=== What is required ===
Starting with the line that contains "A spike in website" and stopping after the line that contains "On any given occasion the prior probability of a bot", return each line below exactly as written, with no others.

::::

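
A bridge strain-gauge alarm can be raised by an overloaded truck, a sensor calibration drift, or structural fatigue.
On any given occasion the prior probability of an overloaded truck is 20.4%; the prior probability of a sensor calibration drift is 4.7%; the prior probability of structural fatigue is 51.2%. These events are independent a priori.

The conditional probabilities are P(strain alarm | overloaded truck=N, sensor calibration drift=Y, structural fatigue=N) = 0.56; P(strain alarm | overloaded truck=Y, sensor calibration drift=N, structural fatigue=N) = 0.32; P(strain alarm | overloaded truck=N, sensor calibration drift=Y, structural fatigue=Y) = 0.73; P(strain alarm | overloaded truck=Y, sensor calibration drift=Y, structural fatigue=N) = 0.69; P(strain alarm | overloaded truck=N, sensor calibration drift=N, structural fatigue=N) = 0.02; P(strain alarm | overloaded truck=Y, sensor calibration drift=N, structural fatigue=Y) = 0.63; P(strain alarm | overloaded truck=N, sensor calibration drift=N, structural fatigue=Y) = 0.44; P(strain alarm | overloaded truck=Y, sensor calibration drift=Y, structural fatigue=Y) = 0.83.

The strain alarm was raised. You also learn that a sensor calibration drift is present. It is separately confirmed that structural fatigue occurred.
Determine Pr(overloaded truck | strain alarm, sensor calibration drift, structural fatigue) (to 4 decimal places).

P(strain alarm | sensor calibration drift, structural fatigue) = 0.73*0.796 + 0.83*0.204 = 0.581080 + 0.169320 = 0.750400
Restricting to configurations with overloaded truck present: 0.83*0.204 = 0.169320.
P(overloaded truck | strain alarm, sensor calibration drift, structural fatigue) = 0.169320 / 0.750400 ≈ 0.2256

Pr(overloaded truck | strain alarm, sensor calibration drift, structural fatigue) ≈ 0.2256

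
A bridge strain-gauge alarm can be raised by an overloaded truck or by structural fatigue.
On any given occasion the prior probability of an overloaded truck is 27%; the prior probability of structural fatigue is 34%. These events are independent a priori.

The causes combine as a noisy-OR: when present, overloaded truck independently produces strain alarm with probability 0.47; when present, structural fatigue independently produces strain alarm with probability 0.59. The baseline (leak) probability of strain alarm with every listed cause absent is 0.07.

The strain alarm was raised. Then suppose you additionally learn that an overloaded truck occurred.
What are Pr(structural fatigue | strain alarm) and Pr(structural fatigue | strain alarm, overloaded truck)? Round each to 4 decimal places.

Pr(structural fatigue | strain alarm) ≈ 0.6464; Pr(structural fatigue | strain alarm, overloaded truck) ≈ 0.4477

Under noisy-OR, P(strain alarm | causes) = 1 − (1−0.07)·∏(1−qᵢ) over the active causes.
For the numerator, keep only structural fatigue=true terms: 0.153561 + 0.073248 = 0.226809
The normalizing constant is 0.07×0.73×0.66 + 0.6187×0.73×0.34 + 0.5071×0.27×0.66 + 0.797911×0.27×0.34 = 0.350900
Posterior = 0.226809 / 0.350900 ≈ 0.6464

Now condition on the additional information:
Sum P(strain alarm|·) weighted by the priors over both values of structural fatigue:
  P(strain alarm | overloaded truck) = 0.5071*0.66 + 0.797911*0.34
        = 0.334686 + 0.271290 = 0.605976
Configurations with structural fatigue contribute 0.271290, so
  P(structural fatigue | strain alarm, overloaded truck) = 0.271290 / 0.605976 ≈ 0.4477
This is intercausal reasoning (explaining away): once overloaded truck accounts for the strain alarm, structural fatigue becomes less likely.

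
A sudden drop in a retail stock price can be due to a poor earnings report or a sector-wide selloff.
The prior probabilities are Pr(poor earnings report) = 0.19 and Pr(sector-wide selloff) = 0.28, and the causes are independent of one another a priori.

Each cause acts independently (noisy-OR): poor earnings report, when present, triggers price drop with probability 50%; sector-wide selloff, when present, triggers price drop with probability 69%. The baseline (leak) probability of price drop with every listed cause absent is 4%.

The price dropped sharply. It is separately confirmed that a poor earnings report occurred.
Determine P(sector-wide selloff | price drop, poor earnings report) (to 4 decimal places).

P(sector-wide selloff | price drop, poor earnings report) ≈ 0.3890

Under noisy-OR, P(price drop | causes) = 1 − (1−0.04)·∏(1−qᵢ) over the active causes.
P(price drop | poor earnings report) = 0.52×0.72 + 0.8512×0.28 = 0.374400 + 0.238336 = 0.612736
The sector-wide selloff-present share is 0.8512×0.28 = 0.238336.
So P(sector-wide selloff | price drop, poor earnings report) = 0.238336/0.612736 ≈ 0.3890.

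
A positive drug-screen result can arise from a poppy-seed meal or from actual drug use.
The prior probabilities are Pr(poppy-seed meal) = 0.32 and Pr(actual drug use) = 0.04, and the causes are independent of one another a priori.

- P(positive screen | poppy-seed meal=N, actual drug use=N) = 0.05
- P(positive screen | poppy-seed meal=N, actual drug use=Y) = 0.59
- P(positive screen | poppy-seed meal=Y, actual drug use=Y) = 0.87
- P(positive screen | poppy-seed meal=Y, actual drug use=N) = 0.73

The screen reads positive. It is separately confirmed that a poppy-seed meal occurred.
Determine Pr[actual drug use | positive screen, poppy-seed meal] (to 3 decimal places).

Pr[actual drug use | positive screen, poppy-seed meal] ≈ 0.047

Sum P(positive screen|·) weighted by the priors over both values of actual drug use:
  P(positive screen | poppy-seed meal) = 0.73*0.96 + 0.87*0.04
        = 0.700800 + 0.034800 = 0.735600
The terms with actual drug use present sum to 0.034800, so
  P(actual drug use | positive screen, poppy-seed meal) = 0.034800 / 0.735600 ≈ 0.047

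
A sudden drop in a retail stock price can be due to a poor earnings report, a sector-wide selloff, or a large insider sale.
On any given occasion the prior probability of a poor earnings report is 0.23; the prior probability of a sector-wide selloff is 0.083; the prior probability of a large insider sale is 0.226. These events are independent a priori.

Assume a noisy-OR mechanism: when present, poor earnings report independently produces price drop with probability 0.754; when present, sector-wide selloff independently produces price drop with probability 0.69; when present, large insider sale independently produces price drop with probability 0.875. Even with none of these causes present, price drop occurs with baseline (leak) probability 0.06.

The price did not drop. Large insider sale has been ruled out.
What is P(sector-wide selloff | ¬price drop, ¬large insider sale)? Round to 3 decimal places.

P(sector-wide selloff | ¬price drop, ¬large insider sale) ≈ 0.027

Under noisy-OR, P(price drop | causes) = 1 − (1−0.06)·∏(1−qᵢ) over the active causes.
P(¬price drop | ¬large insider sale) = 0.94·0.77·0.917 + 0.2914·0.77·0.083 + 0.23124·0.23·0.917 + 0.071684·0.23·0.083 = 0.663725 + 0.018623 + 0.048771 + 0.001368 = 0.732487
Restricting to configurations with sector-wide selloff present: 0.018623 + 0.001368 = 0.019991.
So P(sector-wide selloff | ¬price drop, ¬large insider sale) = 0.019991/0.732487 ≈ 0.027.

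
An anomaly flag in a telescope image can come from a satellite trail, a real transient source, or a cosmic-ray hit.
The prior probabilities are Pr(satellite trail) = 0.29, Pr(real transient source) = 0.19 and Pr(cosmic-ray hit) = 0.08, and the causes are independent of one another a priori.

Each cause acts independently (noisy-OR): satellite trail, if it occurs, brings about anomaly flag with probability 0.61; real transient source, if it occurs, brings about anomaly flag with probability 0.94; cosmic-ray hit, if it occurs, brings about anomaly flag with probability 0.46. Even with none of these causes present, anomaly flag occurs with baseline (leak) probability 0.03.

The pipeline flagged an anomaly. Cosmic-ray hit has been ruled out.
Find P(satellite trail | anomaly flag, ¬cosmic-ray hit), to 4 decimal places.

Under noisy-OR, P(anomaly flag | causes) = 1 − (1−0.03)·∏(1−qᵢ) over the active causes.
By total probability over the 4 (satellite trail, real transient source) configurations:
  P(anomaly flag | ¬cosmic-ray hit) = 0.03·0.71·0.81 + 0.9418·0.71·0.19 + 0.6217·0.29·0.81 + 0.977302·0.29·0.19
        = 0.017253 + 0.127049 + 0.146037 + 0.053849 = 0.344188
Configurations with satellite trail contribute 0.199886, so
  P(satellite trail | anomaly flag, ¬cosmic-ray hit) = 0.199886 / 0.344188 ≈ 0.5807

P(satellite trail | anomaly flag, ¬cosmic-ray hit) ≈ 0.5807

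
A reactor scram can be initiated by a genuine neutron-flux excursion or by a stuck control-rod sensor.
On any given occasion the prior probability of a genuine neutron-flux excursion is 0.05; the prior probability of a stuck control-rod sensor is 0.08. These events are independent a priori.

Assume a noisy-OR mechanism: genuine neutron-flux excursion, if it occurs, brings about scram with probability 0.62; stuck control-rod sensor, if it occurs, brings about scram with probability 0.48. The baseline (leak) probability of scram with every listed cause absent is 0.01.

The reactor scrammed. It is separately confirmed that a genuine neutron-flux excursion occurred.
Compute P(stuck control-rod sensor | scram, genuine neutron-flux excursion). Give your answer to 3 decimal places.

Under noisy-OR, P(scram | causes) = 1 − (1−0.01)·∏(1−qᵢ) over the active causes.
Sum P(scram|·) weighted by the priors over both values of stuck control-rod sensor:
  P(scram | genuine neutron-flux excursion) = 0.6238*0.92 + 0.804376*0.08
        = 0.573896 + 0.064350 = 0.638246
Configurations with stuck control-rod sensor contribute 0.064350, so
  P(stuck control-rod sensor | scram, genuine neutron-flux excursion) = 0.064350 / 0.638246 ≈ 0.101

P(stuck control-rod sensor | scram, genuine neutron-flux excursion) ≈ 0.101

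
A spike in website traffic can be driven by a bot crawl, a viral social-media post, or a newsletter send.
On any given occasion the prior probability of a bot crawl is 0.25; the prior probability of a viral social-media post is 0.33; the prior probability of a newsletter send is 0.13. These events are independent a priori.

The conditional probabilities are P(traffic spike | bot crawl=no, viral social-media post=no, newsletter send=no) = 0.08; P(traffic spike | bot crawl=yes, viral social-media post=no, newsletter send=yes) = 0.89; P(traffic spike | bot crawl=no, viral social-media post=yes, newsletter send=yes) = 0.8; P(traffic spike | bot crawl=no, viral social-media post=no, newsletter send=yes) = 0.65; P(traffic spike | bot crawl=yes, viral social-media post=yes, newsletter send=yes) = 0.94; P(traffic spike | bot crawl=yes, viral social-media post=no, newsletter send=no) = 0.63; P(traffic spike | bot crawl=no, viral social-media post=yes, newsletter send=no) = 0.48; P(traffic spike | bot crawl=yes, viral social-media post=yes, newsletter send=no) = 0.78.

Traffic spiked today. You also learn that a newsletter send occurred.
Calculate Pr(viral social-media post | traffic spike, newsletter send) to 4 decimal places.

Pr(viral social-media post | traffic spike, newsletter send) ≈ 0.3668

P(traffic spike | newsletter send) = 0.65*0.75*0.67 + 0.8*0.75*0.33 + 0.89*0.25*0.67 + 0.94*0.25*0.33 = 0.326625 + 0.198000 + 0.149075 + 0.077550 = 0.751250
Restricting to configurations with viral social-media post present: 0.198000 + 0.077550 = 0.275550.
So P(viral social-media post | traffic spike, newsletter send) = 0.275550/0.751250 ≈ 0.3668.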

::::

=== Result ===
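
A spike in website traffic can be driven by a bot crawl, a viral social-media post, or a newsletter send.
On any given occasion the prior probability of a bot crawl is 0.25; the prior probability of a viral social-media post is 0.33; the prior probability of a newsletter send is 0.13. These events are independent a priori.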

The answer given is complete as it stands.